▶ [Work to be completed]: Retype, word for word, every line of the records below starting at the one that contains "Now apply, one" and ending at the one that contains "(2) Find the"; include both of those lines and nothing more.

▶ [Given information]:
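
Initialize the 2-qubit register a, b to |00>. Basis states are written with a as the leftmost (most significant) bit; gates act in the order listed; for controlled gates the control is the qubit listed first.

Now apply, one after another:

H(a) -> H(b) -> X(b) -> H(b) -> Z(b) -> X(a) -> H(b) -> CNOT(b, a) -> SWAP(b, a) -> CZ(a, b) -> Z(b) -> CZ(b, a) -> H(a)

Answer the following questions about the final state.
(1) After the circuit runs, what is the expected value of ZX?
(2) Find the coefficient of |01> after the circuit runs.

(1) The observable ZX averages to -1. Key observation: the block from step 2 through step 5 cancels to the identity and can be dropped.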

▶ [Written answer]:
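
Now apply, one after another:

H(a) -> H(b) -> X(b) -> H(b) -> Z(b) -> X(a) -> H(b) -> CNOT(b, a) -> SWAP(b, a) -> CZ(a, b) -> Z(b) -> CZ(b, a) -> H(a)

Answer the following questions about the final state.
(1) After the circuit runs, what is the expected value of ZX?
(2) Find the coefficient of |01> after the circuit runs.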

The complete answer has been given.